Records for the task >>
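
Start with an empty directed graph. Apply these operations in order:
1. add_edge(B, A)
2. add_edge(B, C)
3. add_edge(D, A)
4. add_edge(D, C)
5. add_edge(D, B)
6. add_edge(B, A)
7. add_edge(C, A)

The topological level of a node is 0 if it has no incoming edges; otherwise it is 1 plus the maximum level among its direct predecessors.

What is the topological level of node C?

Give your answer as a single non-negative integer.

Answer: 2

Derivation:
Op 1: add_edge(B, A). Edges now: 1
Op 2: add_edge(B, C). Edges now: 2
Op 3: add_edge(D, A). Edges now: 3
Op 4: add_edge(D, C). Edges now: 4
Op 5: add_edge(D, B). Edges now: 5
Op 6: add_edge(B, A) (duplicate, no change). Edges now: 5
Op 7: add_edge(C, A). Edges now: 6
Compute levels (Kahn BFS):
  sources (in-degree 0): D
  process D: level=0
    D->A: in-degree(A)=2, level(A)>=1
    D->B: in-degree(B)=0, level(B)=1, enqueue
    D->C: in-degree(C)=1, level(C)>=1
  process B: level=1
    B->A: in-degree(A)=1, level(A)>=2
    B->C: in-degree(C)=0, level(C)=2, enqueue
  process C: level=2
    C->A: in-degree(A)=0, level(A)=3, enqueue
  process A: level=3
All levels: A:3, B:1, C:2, D:0
level(C) = 2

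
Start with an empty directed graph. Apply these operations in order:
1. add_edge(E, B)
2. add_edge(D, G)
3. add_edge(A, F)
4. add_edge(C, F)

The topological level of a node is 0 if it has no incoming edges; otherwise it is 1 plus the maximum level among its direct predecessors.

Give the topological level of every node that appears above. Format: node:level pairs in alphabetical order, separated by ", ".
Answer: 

Answer: A:0, B:1, C:0, D:0, E:0, F:1, G:1

Derivation:
Op 1: add_edge(E, B). Edges now: 1
Op 2: add_edge(D, G). Edges now: 2
Op 3: add_edge(A, F). Edges now: 3
Op 4: add_edge(C, F). Edges now: 4
Compute levels (Kahn BFS):
  sources (in-degree 0): A, C, D, E
  process A: level=0
    A->F: in-degree(F)=1, level(F)>=1
  process C: level=0
    C->F: in-degree(F)=0, level(F)=1, enqueue
  process D: level=0
    D->G: in-degree(G)=0, level(G)=1, enqueue
  process E: level=0
    E->B: in-degree(B)=0, level(B)=1, enqueue
  process F: level=1
  process G: level=1
  process B: level=1
All levels: A:0, B:1, C:0, D:0, E:0, F:1, G:1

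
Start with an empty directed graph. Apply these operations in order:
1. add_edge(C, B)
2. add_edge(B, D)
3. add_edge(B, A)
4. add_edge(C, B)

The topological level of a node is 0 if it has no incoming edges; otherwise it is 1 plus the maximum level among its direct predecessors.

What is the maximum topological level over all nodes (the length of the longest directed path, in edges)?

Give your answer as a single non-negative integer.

Op 1: add_edge(C, B). Edges now: 1
Op 2: add_edge(B, D). Edges now: 2
Op 3: add_edge(B, A). Edges now: 3
Op 4: add_edge(C, B) (duplicate, no change). Edges now: 3
Compute levels (Kahn BFS):
  sources (in-degree 0): C
  process C: level=0
    C->B: in-degree(B)=0, level(B)=1, enqueue
  process B: level=1
    B->A: in-degree(A)=0, level(A)=2, enqueue
    B->D: in-degree(D)=0, level(D)=2, enqueue
  process A: level=2
  process D: level=2
All levels: A:2, B:1, C:0, D:2
max level = 2

Answer: 2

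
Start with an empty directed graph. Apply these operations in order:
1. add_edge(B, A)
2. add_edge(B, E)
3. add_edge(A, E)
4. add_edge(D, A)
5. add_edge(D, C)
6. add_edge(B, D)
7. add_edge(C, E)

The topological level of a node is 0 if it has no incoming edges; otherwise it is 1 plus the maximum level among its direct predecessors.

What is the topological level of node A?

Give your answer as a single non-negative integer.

Answer: 2

Derivation:
Op 1: add_edge(B, A). Edges now: 1
Op 2: add_edge(B, E). Edges now: 2
Op 3: add_edge(A, E). Edges now: 3
Op 4: add_edge(D, A). Edges now: 4
Op 5: add_edge(D, C). Edges now: 5
Op 6: add_edge(B, D). Edges now: 6
Op 7: add_edge(C, E). Edges now: 7
Compute levels (Kahn BFS):
  sources (in-degree 0): B
  process B: level=0
    B->A: in-degree(A)=1, level(A)>=1
    B->D: in-degree(D)=0, level(D)=1, enqueue
    B->E: in-degree(E)=2, level(E)>=1
  process D: level=1
    D->A: in-degree(A)=0, level(A)=2, enqueue
    D->C: in-degree(C)=0, level(C)=2, enqueue
  process A: level=2
    A->E: in-degree(E)=1, level(E)>=3
  process C: level=2
    C->E: in-degree(E)=0, level(E)=3, enqueue
  process E: level=3
All levels: A:2, B:0, C:2, D:1, E:3
level(A) = 2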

Exercise goal >> Scan the entries above for the line containing "4. add_edge(D, C)", and copy it and all lines after it exactly, down to and including the line containing "What is the topological level of node C?".

Your response >>
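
4. add_edge(D, C)
5. add_edge(D, B)
6. add_edge(B, A)
7. add_edge(C, A)

The topological level of a node is 0 if it has no incoming edges; otherwise it is 1 plus the maximum level among its direct predecessors.

What is the topological level of node C?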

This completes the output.